● Raw data
++++++++++++++++++++

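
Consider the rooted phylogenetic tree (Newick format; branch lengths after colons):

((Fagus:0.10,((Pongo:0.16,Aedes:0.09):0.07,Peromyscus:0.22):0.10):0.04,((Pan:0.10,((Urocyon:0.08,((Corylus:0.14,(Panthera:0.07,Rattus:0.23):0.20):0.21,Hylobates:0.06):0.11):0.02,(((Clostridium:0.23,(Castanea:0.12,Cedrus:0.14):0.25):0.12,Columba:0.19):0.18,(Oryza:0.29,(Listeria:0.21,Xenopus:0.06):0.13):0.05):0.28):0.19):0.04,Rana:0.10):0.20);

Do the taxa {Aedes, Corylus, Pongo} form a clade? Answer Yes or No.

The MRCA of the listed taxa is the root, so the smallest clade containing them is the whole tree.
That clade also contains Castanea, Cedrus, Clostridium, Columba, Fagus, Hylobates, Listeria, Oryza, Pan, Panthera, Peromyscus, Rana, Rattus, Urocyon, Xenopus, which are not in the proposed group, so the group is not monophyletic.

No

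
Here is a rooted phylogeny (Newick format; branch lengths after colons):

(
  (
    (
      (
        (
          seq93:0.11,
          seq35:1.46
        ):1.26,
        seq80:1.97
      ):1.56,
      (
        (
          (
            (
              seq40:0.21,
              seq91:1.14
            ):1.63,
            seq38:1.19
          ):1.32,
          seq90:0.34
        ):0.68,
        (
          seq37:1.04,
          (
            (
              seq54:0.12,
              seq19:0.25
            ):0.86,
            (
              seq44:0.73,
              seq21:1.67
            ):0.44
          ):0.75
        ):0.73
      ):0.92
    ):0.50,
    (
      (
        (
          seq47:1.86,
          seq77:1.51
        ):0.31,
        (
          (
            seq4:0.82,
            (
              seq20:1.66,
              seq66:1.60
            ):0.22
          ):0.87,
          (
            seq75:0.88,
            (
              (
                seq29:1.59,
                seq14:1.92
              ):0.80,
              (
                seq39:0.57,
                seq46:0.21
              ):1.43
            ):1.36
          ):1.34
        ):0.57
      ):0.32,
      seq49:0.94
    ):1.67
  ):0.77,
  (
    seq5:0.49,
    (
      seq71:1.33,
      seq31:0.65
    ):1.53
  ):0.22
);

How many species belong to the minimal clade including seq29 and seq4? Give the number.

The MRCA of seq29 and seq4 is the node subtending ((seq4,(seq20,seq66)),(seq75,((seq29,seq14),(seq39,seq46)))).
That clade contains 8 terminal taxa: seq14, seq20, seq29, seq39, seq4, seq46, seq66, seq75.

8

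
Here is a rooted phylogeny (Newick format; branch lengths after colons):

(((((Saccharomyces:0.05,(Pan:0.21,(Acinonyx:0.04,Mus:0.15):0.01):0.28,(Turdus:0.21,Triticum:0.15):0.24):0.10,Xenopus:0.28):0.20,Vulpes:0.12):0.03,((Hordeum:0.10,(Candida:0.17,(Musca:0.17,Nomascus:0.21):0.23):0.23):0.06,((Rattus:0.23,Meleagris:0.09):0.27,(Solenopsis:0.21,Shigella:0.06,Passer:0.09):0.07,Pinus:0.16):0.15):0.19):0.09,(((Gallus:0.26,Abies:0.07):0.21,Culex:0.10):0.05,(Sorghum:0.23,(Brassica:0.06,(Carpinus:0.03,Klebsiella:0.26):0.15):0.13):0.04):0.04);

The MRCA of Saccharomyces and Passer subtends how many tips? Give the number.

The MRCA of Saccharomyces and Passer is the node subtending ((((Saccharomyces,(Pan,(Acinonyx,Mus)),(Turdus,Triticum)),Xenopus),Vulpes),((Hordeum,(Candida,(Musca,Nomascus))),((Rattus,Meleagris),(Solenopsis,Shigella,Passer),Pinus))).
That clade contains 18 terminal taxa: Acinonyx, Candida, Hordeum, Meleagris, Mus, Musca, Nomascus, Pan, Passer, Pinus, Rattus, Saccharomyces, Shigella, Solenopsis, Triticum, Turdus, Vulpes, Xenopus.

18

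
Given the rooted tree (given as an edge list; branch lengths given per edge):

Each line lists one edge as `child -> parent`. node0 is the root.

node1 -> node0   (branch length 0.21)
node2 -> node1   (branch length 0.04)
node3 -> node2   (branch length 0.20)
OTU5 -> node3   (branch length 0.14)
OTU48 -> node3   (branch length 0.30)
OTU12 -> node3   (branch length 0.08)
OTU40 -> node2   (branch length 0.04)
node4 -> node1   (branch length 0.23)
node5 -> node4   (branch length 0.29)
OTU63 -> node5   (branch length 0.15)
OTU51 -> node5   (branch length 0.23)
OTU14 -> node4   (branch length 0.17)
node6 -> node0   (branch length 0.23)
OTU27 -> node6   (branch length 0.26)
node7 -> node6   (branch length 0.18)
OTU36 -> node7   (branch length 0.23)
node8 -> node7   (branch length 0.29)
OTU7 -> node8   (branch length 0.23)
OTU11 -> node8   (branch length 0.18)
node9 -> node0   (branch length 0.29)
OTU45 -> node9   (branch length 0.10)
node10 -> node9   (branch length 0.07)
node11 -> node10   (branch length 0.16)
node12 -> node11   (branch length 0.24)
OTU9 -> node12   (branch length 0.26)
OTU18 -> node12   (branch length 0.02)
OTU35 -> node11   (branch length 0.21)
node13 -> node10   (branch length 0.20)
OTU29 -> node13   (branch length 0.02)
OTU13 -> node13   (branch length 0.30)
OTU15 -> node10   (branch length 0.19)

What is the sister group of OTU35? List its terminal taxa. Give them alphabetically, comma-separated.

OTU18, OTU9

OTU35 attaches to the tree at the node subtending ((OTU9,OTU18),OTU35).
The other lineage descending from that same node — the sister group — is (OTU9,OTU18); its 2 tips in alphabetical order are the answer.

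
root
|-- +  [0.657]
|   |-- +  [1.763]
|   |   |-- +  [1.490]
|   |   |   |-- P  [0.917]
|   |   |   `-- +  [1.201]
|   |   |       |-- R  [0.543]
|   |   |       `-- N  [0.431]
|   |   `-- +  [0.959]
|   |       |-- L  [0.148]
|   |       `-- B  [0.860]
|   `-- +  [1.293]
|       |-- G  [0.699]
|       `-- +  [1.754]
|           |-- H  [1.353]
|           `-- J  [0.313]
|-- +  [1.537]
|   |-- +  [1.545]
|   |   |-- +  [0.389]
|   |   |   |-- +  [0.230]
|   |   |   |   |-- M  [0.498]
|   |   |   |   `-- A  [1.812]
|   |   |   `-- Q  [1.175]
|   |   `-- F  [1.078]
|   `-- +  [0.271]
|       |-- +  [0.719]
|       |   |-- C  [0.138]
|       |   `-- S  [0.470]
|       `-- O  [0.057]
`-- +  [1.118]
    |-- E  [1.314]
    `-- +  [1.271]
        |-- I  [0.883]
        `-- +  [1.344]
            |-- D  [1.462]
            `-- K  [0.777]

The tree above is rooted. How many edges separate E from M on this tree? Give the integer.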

++++++++++++++++++++

● Activity
Your answer should be the records above, set down exactly.

● Expected answer
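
Consider the rooted phylogenetic tree (Newick format; branch lengths after colons):

((Fagus:0.10,((Pongo:0.16,Aedes:0.09):0.07,Peromyscus:0.22):0.10):0.04,((Pan:0.10,((Urocyon:0.08,((Corylus:0.14,(Panthera:0.07,Rattus:0.23):0.20):0.21,Hylobates:0.06):0.11):0.02,(((Clostridium:0.23,(Castanea:0.12,Cedrus:0.14):0.25):0.12,Columba:0.19):0.18,(Oryza:0.29,(Listeria:0.21,Xenopus:0.06):0.13):0.05):0.28):0.19):0.04,Rana:0.10):0.20);

Do the taxa {Aedes, Corylus, Pongo} form a clade? Answer Yes or No.

The MRCA of the listed taxa is the root, so the smallest clade containing them is the whole tree.
That clade also contains Castanea, Cedrus, Clostridium, Columba, Fagus, Hylobates, Listeria, Oryza, Pan, Panthera, Peromyscus, Rana, Rattus, Urocyon, Xenopus, which are not in the proposed group, so the group is not monophyletic.

No

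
Here is a rooted phylogeny (Newick format; branch lengths after colons):

(
  (
    (
      (
        (
          seq93:0.11,
          seq35:1.46
        ):1.26,
        seq80:1.97
      ):1.56,
      (
        (
          (
            (
              seq40:0.21,
              seq91:1.14
            ):1.63,
            seq38:1.19
          ):1.32,
          seq90:0.34
        ):0.68,
        (
          seq37:1.04,
          (
            (
              seq54:0.12,
              seq19:0.25
            ):0.86,
            (
              seq44:0.73,
              seq21:1.67
            ):0.44
          ):0.75
        ):0.73
      ):0.92
    ):0.50,
    (
      (
        (
          seq47:1.86,
          seq77:1.51
        ):0.31,
        (
          (
            seq4:0.82,
            (
              seq20:1.66,
              seq66:1.60
            ):0.22
          ):0.87,
          (
            seq75:0.88,
            (
              (
                seq29:1.59,
                seq14:1.92
              ):0.80,
              (
                seq39:0.57,
                seq46:0.21
              ):1.43
            ):1.36
          ):1.34
        ):0.57
      ):0.32,
      seq49:0.94
    ):1.67
  ):0.77,
  (
    seq5:0.49,
    (
      seq71:1.33,
      seq31:0.65
    ):1.53
  ):0.22
);

How many species belong to the minimal clade including seq29 and seq4? Give the number.

The MRCA of seq29 and seq4 is the node subtending ((seq4,(seq20,seq66)),(seq75,((seq29,seq14),(seq39,seq46)))).
That clade contains 8 terminal taxa: seq14, seq20, seq29, seq39, seq4, seq46, seq66, seq75.

8

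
Here is a rooted phylogeny (Newick format; branch lengths after colons):

(((((Saccharomyces:0.05,(Pan:0.21,(Acinonyx:0.04,Mus:0.15):0.01):0.28,(Turdus:0.21,Triticum:0.15):0.24):0.10,Xenopus:0.28):0.20,Vulpes:0.12):0.03,((Hordeum:0.10,(Candida:0.17,(Musca:0.17,Nomascus:0.21):0.23):0.23):0.06,((Rattus:0.23,Meleagris:0.09):0.27,(Solenopsis:0.21,Shigella:0.06,Passer:0.09):0.07,Pinus:0.16):0.15):0.19):0.09,(((Gallus:0.26,Abies:0.07):0.21,Culex:0.10):0.05,(Sorghum:0.23,(Brassica:0.06,(Carpinus:0.03,Klebsiella:0.26):0.15):0.13):0.04):0.04);

The MRCA of Saccharomyces and Passer subtends how many tips? Give the number.

The MRCA of Saccharomyces and Passer is the node subtending ((((Saccharomyces,(Pan,(Acinonyx,Mus)),(Turdus,Triticum)),Xenopus),Vulpes),((Hordeum,(Candida,(Musca,Nomascus))),((Rattus,Meleagris),(Solenopsis,Shigella,Passer),Pinus))).
That clade contains 18 terminal taxa: Acinonyx, Candida, Hordeum, Meleagris, Mus, Musca, Nomascus, Pan, Passer, Pinus, Rattus, Saccharomyces, Shigella, Solenopsis, Triticum, Turdus, Vulpes, Xenopus.

18

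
Given the rooted tree (given as an edge list; branch lengths given per edge):

Each line lists one edge as `child -> parent`. node0 is the root.

node1 -> node0   (branch length 0.21)
node2 -> node1   (branch length 0.04)
node3 -> node2   (branch length 0.20)
OTU5 -> node3   (branch length 0.14)
OTU48 -> node3   (branch length 0.30)
OTU12 -> node3   (branch length 0.08)
OTU40 -> node2   (branch length 0.04)
node4 -> node1   (branch length 0.23)
node5 -> node4   (branch length 0.29)
OTU63 -> node5   (branch length 0.15)
OTU51 -> node5   (branch length 0.23)
OTU14 -> node4   (branch length 0.17)
node6 -> node0   (branch length 0.23)
OTU27 -> node6   (branch length 0.26)
node7 -> node6   (branch length 0.18)
OTU36 -> node7   (branch length 0.23)
node8 -> node7   (branch length 0.29)
OTU7 -> node8   (branch length 0.23)
OTU11 -> node8   (branch length 0.18)
node9 -> node0   (branch length 0.29)
OTU45 -> node9   (branch length 0.10)
node10 -> node9   (branch length 0.07)
node11 -> node10   (branch length 0.16)
node12 -> node11   (branch length 0.24)
OTU9 -> node12   (branch length 0.26)
OTU18 -> node12   (branch length 0.02)
OTU35 -> node11   (branch length 0.21)
node13 -> node10   (branch length 0.20)
OTU29 -> node13   (branch length 0.02)
OTU13 -> node13   (branch length 0.30)
OTU15 -> node10   (branch length 0.19)

What is the sister group of OTU35? List its terminal taxa. Give them alphabetically, comma-separated.

OTU18, OTU9

OTU35 attaches to the tree at the node subtending ((OTU9,OTU18),OTU35).
The other lineage descending from that same node — the sister group — is (OTU9,OTU18); its 2 tips in alphabetical order are the answer.

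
root
|-- +  [0.657]
|   |-- +  [1.763]
|   |   |-- +  [1.490]
|   |   |   |-- P  [0.917]
|   |   |   `-- +  [1.201]
|   |   |       |-- R  [0.543]
|   |   |       `-- N  [0.431]
|   |   `-- +  [0.959]
|   |       |-- L  [0.148]
|   |       `-- B  [0.860]
|   `-- +  [1.293]
|       |-- G  [0.699]
|       `-- +  [1.754]
|           |-- H  [1.353]
|           `-- J  [0.313]
|-- +  [1.537]
|   |-- +  [1.545]
|   |   |-- +  [0.389]
|   |   |   |-- +  [0.230]
|   |   |   |   |-- M  [0.498]
|   |   |   |   `-- A  [1.812]
|   |   |   `-- Q  [1.175]
|   |   `-- F  [1.078]
|   `-- +  [0.271]
|       |-- +  [0.719]
|       |   |-- C  [0.138]
|       |   `-- S  [0.470]
|       `-- O  [0.057]
`-- +  [1.118]
    |-- E  [1.314]
    `-- +  [1.271]
        |-- I  [0.883]
        `-- +  [1.344]
            |-- D  [1.462]
            `-- K  [0.777]

The tree above is rooted. How many edges separate E from M on this tree? Give the integer.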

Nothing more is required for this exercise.